**Work instruction:** Each line below needs to be repeated precisely as it is.

.....

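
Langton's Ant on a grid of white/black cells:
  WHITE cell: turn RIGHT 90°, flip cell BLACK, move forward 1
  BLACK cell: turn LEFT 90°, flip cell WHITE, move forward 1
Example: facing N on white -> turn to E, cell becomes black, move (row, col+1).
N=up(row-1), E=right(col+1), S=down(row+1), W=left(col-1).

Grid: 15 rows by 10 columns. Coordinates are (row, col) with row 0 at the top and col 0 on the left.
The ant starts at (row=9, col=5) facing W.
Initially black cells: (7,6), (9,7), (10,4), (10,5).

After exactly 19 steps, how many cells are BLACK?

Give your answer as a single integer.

Step 1: on WHITE (9,5): turn R to N, flip to black, move to (8,5). |black|=5
Step 2: on WHITE (8,5): turn R to E, flip to black, move to (8,6). |black|=6
Step 3: on WHITE (8,6): turn R to S, flip to black, move to (9,6). |black|=7
Step 4: on WHITE (9,6): turn R to W, flip to black, move to (9,5). |black|=8
Step 5: on BLACK (9,5): turn L to S, flip to white, move to (10,5). |black|=7
Step 6: on BLACK (10,5): turn L to E, flip to white, move to (10,6). |black|=6
Step 7: on WHITE (10,6): turn R to S, flip to black, move to (11,6). |black|=7
Step 8: on WHITE (11,6): turn R to W, flip to black, move to (11,5). |black|=8
Step 9: on WHITE (11,5): turn R to N, flip to black, move to (10,5). |black|=9
Step 10: on WHITE (10,5): turn R to E, flip to black, move to (10,6). |black|=10
Step 11: on BLACK (10,6): turn L to N, flip to white, move to (9,6). |black|=9
Step 12: on BLACK (9,6): turn L to W, flip to white, move to (9,5). |black|=8
Step 13: on WHITE (9,5): turn R to N, flip to black, move to (8,5). |black|=9
Step 14: on BLACK (8,5): turn L to W, flip to white, move to (8,4). |black|=8
Step 15: on WHITE (8,4): turn R to N, flip to black, move to (7,4). |black|=9
Step 16: on WHITE (7,4): turn R to E, flip to black, move to (7,5). |black|=10
Step 17: on WHITE (7,5): turn R to S, flip to black, move to (8,5). |black|=11
Step 18: on WHITE (8,5): turn R to W, flip to black, move to (8,4). |black|=12
Step 19: on BLACK (8,4): turn L to S, flip to white, move to (9,4). |black|=11

Answer: 11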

.....

**Solved exercise:**
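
Langton's Ant on a grid of white/black cells:
  WHITE cell: turn RIGHT 90°, flip cell BLACK, move forward 1
  BLACK cell: turn LEFT 90°, flip cell WHITE, move forward 1
Example: facing N on white -> turn to E, cell becomes black, move (row, col+1).
N=up(row-1), E=right(col+1), S=down(row+1), W=left(col-1).

Grid: 15 rows by 10 columns. Coordinates are (row, col) with row 0 at the top and col 0 on the left.
The ant starts at (row=9, col=5) facing W.
Initially black cells: (7,6), (9,7), (10,4), (10,5).

After exactly 19 steps, how many cells are BLACK?

Give your answer as a single integer.

Step 1: on WHITE (9,5): turn R to N, flip to black, move to (8,5). |black|=5
Step 2: on WHITE (8,5): turn R to E, flip to black, move to (8,6). |black|=6
Step 3: on WHITE (8,6): turn R to S, flip to black, move to (9,6). |black|=7
Step 4: on WHITE (9,6): turn R to W, flip to black, move to (9,5). |black|=8
Step 5: on BLACK (9,5): turn L to S, flip to white, move to (10,5). |black|=7
Step 6: on BLACK (10,5): turn L to E, flip to white, move to (10,6). |black|=6
Step 7: on WHITE (10,6): turn R to S, flip to black, move to (11,6). |black|=7
Step 8: on WHITE (11,6): turn R to W, flip to black, move to (11,5). |black|=8
Step 9: on WHITE (11,5): turn R to N, flip to black, move to (10,5). |black|=9
Step 10: on WHITE (10,5): turn R to E, flip to black, move to (10,6). |black|=10
Step 11: on BLACK (10,6): turn L to N, flip to white, move to (9,6). |black|=9
Step 12: on BLACK (9,6): turn L to W, flip to white, move to (9,5). |black|=8
Step 13: on WHITE (9,5): turn R to N, flip to black, move to (8,5). |black|=9
Step 14: on BLACK (8,5): turn L to W, flip to white, move to (8,4). |black|=8
Step 15: on WHITE (8,4): turn R to N, flip to black, move to (7,4). |black|=9
Step 16: on WHITE (7,4): turn R to E, flip to black, move to (7,5). |black|=10
Step 17: on WHITE (7,5): turn R to S, flip to black, move to (8,5). |black|=11
Step 18: on WHITE (8,5): turn R to W, flip to black, move to (8,4). |black|=12
Step 19: on BLACK (8,4): turn L to S, flip to white, move to (9,4). |black|=11

Answer: 11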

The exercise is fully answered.